Where a line of the data holds the word "closing", copy that line.

BEGIN Materials provided

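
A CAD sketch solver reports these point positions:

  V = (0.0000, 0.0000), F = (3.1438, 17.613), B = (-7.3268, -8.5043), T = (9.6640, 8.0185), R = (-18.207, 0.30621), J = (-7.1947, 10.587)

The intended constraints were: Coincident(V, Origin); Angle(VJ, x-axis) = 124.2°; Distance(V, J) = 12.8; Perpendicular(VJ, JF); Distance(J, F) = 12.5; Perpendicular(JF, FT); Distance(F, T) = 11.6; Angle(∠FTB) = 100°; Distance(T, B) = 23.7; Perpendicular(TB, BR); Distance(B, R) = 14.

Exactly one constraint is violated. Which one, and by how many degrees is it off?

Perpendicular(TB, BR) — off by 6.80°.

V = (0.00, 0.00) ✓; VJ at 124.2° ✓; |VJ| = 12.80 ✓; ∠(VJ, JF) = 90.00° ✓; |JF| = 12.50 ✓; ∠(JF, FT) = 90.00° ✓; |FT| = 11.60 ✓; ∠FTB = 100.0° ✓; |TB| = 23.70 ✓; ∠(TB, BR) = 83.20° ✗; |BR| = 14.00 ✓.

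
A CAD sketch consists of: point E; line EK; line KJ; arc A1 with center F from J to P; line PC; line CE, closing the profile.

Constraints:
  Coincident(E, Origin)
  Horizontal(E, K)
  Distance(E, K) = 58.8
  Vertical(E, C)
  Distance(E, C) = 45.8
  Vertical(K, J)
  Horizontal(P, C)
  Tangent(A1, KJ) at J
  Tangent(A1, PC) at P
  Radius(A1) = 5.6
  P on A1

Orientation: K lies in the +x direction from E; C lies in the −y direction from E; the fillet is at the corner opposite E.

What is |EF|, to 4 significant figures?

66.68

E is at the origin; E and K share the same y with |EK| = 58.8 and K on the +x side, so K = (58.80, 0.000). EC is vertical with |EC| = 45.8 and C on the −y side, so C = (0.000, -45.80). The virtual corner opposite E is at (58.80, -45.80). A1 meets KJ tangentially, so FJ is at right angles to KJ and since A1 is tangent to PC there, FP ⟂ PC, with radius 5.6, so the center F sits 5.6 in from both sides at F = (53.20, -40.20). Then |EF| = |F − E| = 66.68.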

END Materials provided
BEGIN Materials provided

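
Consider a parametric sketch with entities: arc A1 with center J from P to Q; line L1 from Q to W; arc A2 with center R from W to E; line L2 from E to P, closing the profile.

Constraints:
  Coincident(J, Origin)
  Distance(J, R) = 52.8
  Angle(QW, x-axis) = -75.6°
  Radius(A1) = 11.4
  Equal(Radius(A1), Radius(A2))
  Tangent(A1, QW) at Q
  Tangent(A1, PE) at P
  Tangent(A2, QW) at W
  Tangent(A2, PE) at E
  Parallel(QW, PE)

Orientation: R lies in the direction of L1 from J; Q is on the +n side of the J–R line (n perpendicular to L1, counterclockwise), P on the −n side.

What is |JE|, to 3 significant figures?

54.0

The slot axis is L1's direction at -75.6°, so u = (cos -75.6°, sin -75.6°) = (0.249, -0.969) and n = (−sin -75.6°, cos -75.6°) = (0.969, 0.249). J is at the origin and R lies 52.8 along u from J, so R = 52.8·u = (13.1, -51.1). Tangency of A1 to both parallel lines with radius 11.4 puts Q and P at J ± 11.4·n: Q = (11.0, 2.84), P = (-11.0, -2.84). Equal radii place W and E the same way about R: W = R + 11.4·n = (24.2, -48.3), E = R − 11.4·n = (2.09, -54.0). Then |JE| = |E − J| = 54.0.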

END Materials provided
BEGIN Materials provided

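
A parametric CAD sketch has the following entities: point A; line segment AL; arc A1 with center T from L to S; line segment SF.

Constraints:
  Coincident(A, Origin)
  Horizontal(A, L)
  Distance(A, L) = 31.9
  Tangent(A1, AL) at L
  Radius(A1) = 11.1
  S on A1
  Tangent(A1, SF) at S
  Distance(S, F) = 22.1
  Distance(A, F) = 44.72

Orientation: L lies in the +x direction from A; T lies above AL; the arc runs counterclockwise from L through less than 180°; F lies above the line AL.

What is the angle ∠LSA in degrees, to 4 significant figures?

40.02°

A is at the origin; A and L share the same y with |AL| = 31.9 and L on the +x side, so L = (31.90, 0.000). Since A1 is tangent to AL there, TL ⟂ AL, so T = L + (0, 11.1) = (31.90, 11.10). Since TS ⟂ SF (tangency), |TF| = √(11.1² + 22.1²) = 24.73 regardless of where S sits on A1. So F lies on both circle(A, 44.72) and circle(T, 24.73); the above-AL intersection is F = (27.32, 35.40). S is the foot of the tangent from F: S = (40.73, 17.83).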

END Materials provided

_Answer to the exercise_:
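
A CAD sketch consists of: point E; line EK; line KJ; arc A1 with center F from J to P; line PC; line CE, closing the profile.
Consider a parametric sketch with entities: arc A1 with center J from P to Q; line L1 from Q to W; arc A2 with center R from W to E; line L2 from E to P, closing the profile.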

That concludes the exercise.